> _Record extracts_:
▬▬▬▬▬▬▬▬▬▬

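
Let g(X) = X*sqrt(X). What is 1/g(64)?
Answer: 1/512 ≈ 0.0019531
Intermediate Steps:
g(X) = X**(3/2)
1/g(64) = 1/(64**(3/2)) = 1/512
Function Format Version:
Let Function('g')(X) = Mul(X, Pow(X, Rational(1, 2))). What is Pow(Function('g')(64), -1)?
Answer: Rational(1, 512) ≈ 0.0019531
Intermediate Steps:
Function('g')(X) = Pow(X, Rational(3, 2))
Pow(Function('g')(64), -1) = Pow(Pow(64, Rational(3, 2)), -1) = Pow(512, -1) = Rational(1, 512)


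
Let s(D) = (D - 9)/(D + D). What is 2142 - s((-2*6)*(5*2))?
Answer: 171317/80 ≈ 2141.5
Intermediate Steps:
s(D) = (-9 + D)/(2*D) (s(D) = (-9 + D)/((2*D)) = (-9 + D)*(1/(2*D)) = (-9 + D)/(2*D))
2142 - s((-2*6)*(5*2)) = 2142 - (-9 + (-2*6)*(5*2))/(2*((-2*6)*(5*2))) = 2142 - (-9 - 12*10)/(2*((-12*10))) = 2142 - (-9 - 120)/(2*(-120)) = 2142 - (-1)*(-129)/(2*120) = 2142 - 1*43/80 = 2142 - 43/80 = 171317/80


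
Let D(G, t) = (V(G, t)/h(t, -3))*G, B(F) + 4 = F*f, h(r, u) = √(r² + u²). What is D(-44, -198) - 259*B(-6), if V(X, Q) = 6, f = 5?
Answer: 8806 - 88*√4357/4357 ≈ 8804.7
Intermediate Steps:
B(F) = -4 + 5*F (B(F) = -4 + F*5 = -4 + 5*F)
D(G, t) = 6*G/√(9 + t²) (D(G, t) = (6/(√(t² + (-3)²)))*G = (6/(√(t² + 9)))*G = (6/(√(9 + t²)))*G = (6/√(9 + t²))*G = 6*G/√(9 + t²))
D(-44, -198) - 259*B(-6) = 6*(-44)/√(9 + (-198)²) - 259*(-4 + 5*(-6)) = 6*(-44)/√(9 + 39204) - 259*(-4 - 30) = 6*(-44)/√39213 - 259*(-34) = 6*(-44)*(√4357/13071) - 1*(-8806) = -88*√4357/4357 + 8806 = 8806 - 88*√4357/4357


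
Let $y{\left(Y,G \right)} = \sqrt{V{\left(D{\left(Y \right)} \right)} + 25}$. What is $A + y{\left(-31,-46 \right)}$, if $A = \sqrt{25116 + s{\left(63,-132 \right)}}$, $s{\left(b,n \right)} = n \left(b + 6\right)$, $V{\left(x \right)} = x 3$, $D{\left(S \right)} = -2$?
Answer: $\sqrt{19} + 2 \sqrt{4002} \approx 130.88$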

▬▬▬▬▬▬▬▬▬▬

Recopy the entries above in their entirety, exactly.

> _Answer box_:
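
Let g(X) = X*sqrt(X). What is 1/g(64)?
Answer: 1/512 ≈ 0.0019531
Intermediate Steps:
g(X) = X**(3/2)
1/g(64) = 1/(64**(3/2)) = 1/512
Function Format Version:
Let Function('g')(X) = Mul(X, Pow(X, Rational(1, 2))). What is Pow(Function('g')(64), -1)?
Answer: Rational(1, 512) ≈ 0.0019531
Intermediate Steps:
Function('g')(X) = Pow(X, Rational(3, 2))
Pow(Function('g')(64), -1) = Pow(Pow(64, Rational(3, 2)), -1) = Pow(512, -1) = Rational(1, 512)


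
Let s(D) = (D - 9)/(D + D). What is 2142 - s((-2*6)*(5*2))?
Answer: 171317/80 ≈ 2141.5
Intermediate Steps:
s(D) = (-9 + D)/(2*D) (s(D) = (-9 + D)/((2*D)) = (-9 + D)*(1/(2*D)) = (-9 + D)/(2*D))
2142 - s((-2*6)*(5*2)) = 2142 - (-9 + (-2*6)*(5*2))/(2*((-2*6)*(5*2))) = 2142 - (-9 - 12*10)/(2*((-12*10))) = 2142 - (-9 - 120)/(2*(-120)) = 2142 - (-1)*(-129)/(2*120) = 2142 - 1*43/80 = 2142 - 43/80 = 171317/80


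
Let D(G, t) = (V(G, t)/h(t, -3))*G, B(F) + 4 = F*f, h(r, u) = √(r² + u²). What is D(-44, -198) - 259*B(-6), if V(X, Q) = 6, f = 5?
Answer: 8806 - 88*√4357/4357 ≈ 8804.7
Intermediate Steps:
B(F) = -4 + 5*F (B(F) = -4 + F*5 = -4 + 5*F)
D(G, t) = 6*G/√(9 + t²) (D(G, t) = (6/(√(t² + (-3)²)))*G = (6/(√(t² + 9)))*G = (6/(√(9 + t²)))*G = (6/√(9 + t²))*G = 6*G/√(9 + t²))
D(-44, -198) - 259*B(-6) = 6*(-44)/√(9 + (-198)²) - 259*(-4 + 5*(-6)) = 6*(-44)/√(9 + 39204) - 259*(-4 - 30) = 6*(-44)/√39213 - 259*(-34) = 6*(-44)*(√4357/13071) - 1*(-8806) = -88*√4357/4357 + 8806 = 8806 - 88*√4357/4357


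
Let $y{\left(Y,G \right)} = \sqrt{V{\left(D{\left(Y \right)} \right)} + 25}$. What is $A + y{\left(-31,-46 \right)}$, if $A = \sqrt{25116 + s{\left(63,-132 \right)}}$, $s{\left(b,n \right)} = n \left(b + 6\right)$, $V{\left(x \right)} = x 3$, $D{\left(S \right)} = -2$?
Answer: $\sqrt{19} + 2 \sqrt{4002} \approx 130.88$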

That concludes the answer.